> _WHAT YOU WILL DO_
Determine how many lines of the data include the word "clusters", and write only that number.

(Saved entries)
^^^^^^^^^^^^^^^^

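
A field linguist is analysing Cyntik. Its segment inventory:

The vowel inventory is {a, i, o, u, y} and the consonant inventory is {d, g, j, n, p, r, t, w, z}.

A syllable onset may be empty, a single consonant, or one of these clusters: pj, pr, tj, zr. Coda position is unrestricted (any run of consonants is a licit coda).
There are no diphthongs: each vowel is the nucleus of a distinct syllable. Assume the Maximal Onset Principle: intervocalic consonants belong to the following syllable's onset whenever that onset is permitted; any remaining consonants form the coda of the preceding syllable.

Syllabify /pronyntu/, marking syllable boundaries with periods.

pro.nyn.tu

Nuclei (vowels): o, y, u → 3 syllables.
σ1/σ2 boundary: /n/ is a single consonant, so it becomes the next onset.
σ2/σ3 boundary: cluster /nt/ — the longest permitted-onset suffix is /t/; onset = /t/, preceding coda = /n/.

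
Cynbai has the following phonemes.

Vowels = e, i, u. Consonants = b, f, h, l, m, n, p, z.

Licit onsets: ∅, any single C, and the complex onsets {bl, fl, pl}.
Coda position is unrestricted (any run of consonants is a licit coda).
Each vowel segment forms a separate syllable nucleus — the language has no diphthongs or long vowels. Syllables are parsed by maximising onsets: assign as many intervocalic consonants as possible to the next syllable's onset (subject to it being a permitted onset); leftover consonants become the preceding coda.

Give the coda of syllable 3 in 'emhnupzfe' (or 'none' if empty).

none

Vowels present: e, u, e; each is a nucleus, giving 3 syllables.
Between /e/ (V1) and /u/ (V2): cluster /mhn/ — the longest permitted-onset suffix is /n/; onset = /n/, preceding coda = /mh/.
Between /u/ (V2) and /e/ (V3): /pzf/; trying suffixes from longest down, /f/ is the first permitted one, so coda /pz/ | onset /f/.
Syllabification: emh.nupz.fe.
Syllable 3 is /fe/: onset /f/, nucleus /e/, coda ∅.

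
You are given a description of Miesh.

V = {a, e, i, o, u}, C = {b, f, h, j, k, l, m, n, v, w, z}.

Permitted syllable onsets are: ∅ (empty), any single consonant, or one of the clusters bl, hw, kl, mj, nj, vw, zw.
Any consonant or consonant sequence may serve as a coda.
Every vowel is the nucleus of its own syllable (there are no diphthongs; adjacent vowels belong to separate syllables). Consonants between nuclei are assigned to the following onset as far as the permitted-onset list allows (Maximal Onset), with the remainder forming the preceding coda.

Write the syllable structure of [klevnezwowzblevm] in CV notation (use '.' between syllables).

The vowels are e, e, o, e — 4 nuclei, so 4 syllables.
V1 /e/ – V2 /e/: /vn/; trying suffixes from longest down, /n/ is the first permitted one, so coda /v/ | onset /n/.
V2 /e/ – V3 /o/: /zw/ is a licit onset in full, so it all attaches to the next syllable.
V3 /o/ – V4 /e/: /wzbl/ — longest licit onset from the right is /bl/, leaving /wz/ as coda.
Syllabification: klev.ne.zwowz.blevm.
Mapping each syllable to C/V: /klev/ → CCVC, /ne/ → CV, /zwowz/ → CCVCC, /blevm/ → CCVCC.

CCVC.CV.CCVCC.CCVCC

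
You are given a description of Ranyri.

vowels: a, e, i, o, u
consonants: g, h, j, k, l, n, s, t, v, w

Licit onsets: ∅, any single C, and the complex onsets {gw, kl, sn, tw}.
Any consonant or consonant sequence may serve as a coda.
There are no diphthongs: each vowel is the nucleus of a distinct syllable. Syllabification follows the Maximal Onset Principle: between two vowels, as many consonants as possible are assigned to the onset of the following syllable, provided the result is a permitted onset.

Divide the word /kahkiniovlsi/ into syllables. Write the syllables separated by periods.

Nuclei (vowels): a, i, i, o, i → 5 syllables.
σ1/σ2 boundary: /hk/ splits as /h/ + /k/ (/k/ is the longest suffix that is a licit onset).
σ2/σ3 boundary: /n/ → onset of the next syllable (single consonants are always licit onsets).
σ3/σ4 boundary: hiatus — the boundary sits between the two vowels.
σ4/σ5 boundary: /vls/ — longest licit onset from the right is /s/, leaving /vl/ as coda.

kah.ki.ni.ovl.si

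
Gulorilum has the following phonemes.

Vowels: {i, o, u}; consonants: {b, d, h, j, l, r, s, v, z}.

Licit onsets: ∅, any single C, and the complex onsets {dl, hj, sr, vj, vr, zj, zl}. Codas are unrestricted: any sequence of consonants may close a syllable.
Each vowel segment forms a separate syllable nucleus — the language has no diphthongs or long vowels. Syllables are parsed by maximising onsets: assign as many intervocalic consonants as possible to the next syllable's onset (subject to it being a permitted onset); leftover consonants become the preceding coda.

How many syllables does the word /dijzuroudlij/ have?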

^^^^^^^^^^^^^^^^

> _RESULT_
2